### EXERCISE REQUIREMENTS
Retype, without alteration, each line from the line containing "A B0 sheet is" to the final line of the records.

Records drawn from a dataset:
···
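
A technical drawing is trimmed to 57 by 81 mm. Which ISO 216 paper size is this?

Aspect ratio 81/57 ≈ 1.421 — close to the ISO √2 ≈ 1.414.
In the C-series (envelope sizes, between A and B): C8 = 57 × 81 mm.

C8 (57 × 81 mm)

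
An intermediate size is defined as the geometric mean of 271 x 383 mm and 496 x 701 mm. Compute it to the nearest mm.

Short side: √(271 · 496) = √134416 ≈ 366.6 → 367 mm
Long side: √(383 · 701) = √268483 ≈ 518.2 → 518 mm

367 × 518 mm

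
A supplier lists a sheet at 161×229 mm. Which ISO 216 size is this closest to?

Aspect ratio 229/161 ≈ 1.422 — close to the ISO √2 ≈ 1.414.
In the C-series (envelope sizes, between A and B): C5 = 162 × 229 mm.
Off by 1 mm total — nearest standard size.

C5 (162 × 229 mm)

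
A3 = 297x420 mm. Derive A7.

74 × 105 mm

A4: ⌊420/2⌋ × 297 = 210 × 297 mm
A5: ⌊297/2⌋ × 210 = 148 × 210 mm
A6: ⌊210/2⌋ × 148 = 105 × 148 mm
A7: ⌊148/2⌋ × 105 = 74 × 105 mm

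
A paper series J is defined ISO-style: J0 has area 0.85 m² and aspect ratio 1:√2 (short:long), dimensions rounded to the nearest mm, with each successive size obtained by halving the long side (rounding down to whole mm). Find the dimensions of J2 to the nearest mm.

387 × 548 mm

Let J0's short side be w mm. w · w√2 = 0.85 m² = 850,000 mm², so w ≈ 775.3 mm and w√2 ≈ 1096.4 mm → J0 = 775 × 1096 mm.
J1: ⌊1096/2⌋ × 775 = 548 × 775 mm
J2: ⌊775/2⌋ × 548 = 387 × 548 mm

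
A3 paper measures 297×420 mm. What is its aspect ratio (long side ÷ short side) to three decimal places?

1.414

420 / 297 = 1.414
Matches √2 ≈ 1.414 — the ISO 216 defining ratio.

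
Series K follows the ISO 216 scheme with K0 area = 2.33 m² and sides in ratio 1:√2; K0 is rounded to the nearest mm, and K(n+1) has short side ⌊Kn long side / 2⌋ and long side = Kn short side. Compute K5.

226 × 321 mm

Let K0's short side be w mm. w · w√2 = 2.33 m² = 2,330,000 mm², so w ≈ 1283.6 mm and w√2 ≈ 1815.2 mm → K0 = 1284 × 1815 mm.
K1: ⌊1815/2⌋ × 1284 = 907 × 1284 mm
K2: ⌊1284/2⌋ × 907 = 642 × 907 mm
K3: ⌊907/2⌋ × 642 = 453 × 642 mm
K4: ⌊642/2⌋ × 453 = 321 × 453 mm
K5: ⌊453/2⌋ × 321 = 226 × 321 mm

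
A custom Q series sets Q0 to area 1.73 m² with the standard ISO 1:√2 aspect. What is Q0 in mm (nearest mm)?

Let the short side be w mm. Then w · w√2 = 1.73 m² = 1,730,000 mm².
w² = 1,730,000/√2, so w ≈ 1106.0 mm; long side = w√2 ≈ 1564.2 mm.

1106 × 1564 mm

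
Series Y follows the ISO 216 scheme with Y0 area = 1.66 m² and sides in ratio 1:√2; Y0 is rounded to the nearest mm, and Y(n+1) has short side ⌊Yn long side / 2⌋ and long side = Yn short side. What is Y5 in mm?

Let Y0's short side be w mm. w · w√2 = 1.66 m² = 1,660,000 mm², so w ≈ 1083.4 mm and w√2 ≈ 1532.2 mm → Y0 = 1083 × 1532 mm.
Y1: ⌊1532/2⌋ × 1083 = 766 × 1083 mm
Y2: ⌊1083/2⌋ × 766 = 541 × 766 mm
Y3: ⌊766/2⌋ × 541 = 383 × 541 mm
Y4: ⌊541/2⌋ × 383 = 270 × 383 mm
Y5: ⌊383/2⌋ × 270 = 191 × 270 mm

191 × 270 mm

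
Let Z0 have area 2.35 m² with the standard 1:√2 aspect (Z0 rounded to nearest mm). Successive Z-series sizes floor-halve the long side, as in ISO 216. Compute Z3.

455 × 644 mm

Let Z0's short side be w mm. w · w√2 = 2.35 m² = 2,350,000 mm², so w ≈ 1289.1 mm and w√2 ≈ 1823.0 mm → Z0 = 1289 × 1823 mm.
Z1: ⌊1823/2⌋ × 1289 = 911 × 1289 mm
Z2: ⌊1289/2⌋ × 911 = 644 × 911 mm
Z3: ⌊911/2⌋ × 644 = 455 × 644 mm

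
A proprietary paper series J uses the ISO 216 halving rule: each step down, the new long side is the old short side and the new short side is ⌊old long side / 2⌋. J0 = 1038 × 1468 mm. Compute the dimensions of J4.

259 × 367 mm

J1: ⌊1468/2⌋ × 1038 = 734 × 1038 mm
J2: ⌊1038/2⌋ × 734 = 519 × 734 mm
J3: ⌊734/2⌋ × 519 = 367 × 519 mm
J4: ⌊519/2⌋ × 367 = 259 × 367 mm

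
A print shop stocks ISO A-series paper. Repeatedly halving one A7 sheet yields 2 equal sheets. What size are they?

A8

2 = 2^1, so 1 halving step.
A7 → A8 → … → A8 after 1 step.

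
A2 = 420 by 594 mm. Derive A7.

A3: ⌊594/2⌋ × 420 = 297 × 420 mm
A4: ⌊420/2⌋ × 297 = 210 × 297 mm
A5: ⌊297/2⌋ × 210 = 148 × 210 mm
A6: ⌊210/2⌋ × 148 = 105 × 148 mm
A7: ⌊148/2⌋ × 105 = 74 × 105 mm

74 × 105 mm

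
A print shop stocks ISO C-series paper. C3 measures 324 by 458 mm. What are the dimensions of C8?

57 × 81 mm

C4: ⌊458/2⌋ × 324 = 229 × 324 mm
C5: ⌊324/2⌋ × 229 = 162 × 229 mm
C6: ⌊229/2⌋ × 162 = 114 × 162 mm
C7: ⌊162/2⌋ × 114 = 81 × 114 mm
C8: ⌊114/2⌋ × 81 = 57 × 81 mm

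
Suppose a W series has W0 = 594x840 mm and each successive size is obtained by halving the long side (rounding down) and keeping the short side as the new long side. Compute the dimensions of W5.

W1: ⌊840/2⌋ × 594 = 420 × 594 mm
W2: ⌊594/2⌋ × 420 = 297 × 420 mm
W3: ⌊420/2⌋ × 297 = 210 × 297 mm
W4: ⌊297/2⌋ × 210 = 148 × 210 mm
W5: ⌊210/2⌋ × 148 = 105 × 148 mm

105 × 148 mm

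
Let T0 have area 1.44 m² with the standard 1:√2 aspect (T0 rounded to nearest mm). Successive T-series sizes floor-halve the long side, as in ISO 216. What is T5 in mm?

178 × 252 mm

Let T0's short side be w mm. w · w√2 = 1.44 m² = 1,440,000 mm², so w ≈ 1009.1 mm and w√2 ≈ 1427.0 mm → T0 = 1009 × 1427 mm.
T1: ⌊1427/2⌋ × 1009 = 713 × 1009 mm
T2: ⌊1009/2⌋ × 713 = 504 × 713 mm
T3: ⌊713/2⌋ × 504 = 356 × 504 mm
T4: ⌊504/2⌋ × 356 = 252 × 356 mm
T5: ⌊356/2⌋ × 252 = 178 × 252 mm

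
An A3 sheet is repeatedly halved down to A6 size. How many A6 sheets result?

Each ISO step halves the sheet: 1 × A3 → 2 × A4 → 4 × A5 → 8 × A6
From A3 to A6 is 3 halving steps: 2^3 = 8.

8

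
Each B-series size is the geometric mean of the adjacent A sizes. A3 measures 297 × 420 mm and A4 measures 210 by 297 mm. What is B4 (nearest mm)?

Short side: √(297 · 210) = √62370 ≈ 249.7 → 250 mm
Long side: √(420 · 297) = √124740 ≈ 353.2 → 353 mm

250 × 353 mm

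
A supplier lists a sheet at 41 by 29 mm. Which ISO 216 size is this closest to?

Aspect ratio 41/29 ≈ 1.414 — close to the ISO √2 ≈ 1.414.
In the C-series (envelope sizes, between A and B): C10 = 28 × 40 mm.
Off by 2 mm total — nearest standard size.

C10 (28 × 40 mm)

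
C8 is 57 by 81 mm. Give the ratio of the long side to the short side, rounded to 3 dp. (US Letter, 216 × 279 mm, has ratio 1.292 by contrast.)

1.421

81 / 57 = 1.421
ISO 216 targets √2 ≈ 1.414; the +0.007 deviation is from mm rounding.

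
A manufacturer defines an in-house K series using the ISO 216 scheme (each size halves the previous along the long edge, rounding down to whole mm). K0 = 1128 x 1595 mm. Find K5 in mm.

K1 = 797 × 1128 mm (from K0 by 1 halving).
K2: ⌊1128/2⌋ × 797 = 564 × 797 mm
K3: ⌊797/2⌋ × 564 = 398 × 564 mm
K4: ⌊564/2⌋ × 398 = 282 × 398 mm
K5: ⌊398/2⌋ × 282 = 199 × 282 mm

199 × 282 mm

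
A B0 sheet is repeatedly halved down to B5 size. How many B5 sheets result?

32

B0 = 1000 × 1414 mm; B5 = 176 × 250 mm.
Each halving step doubles the count; 5 steps from B0 to B5.
2^5 = 32.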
···
### EXERCISE OUTPUT
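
A B0 sheet is repeatedly halved down to B5 size. How many B5 sheets result?

32

B0 = 1000 × 1414 mm; B5 = 176 × 250 mm.
Each halving step doubles the count; 5 steps from B0 to B5.
2^5 = 32.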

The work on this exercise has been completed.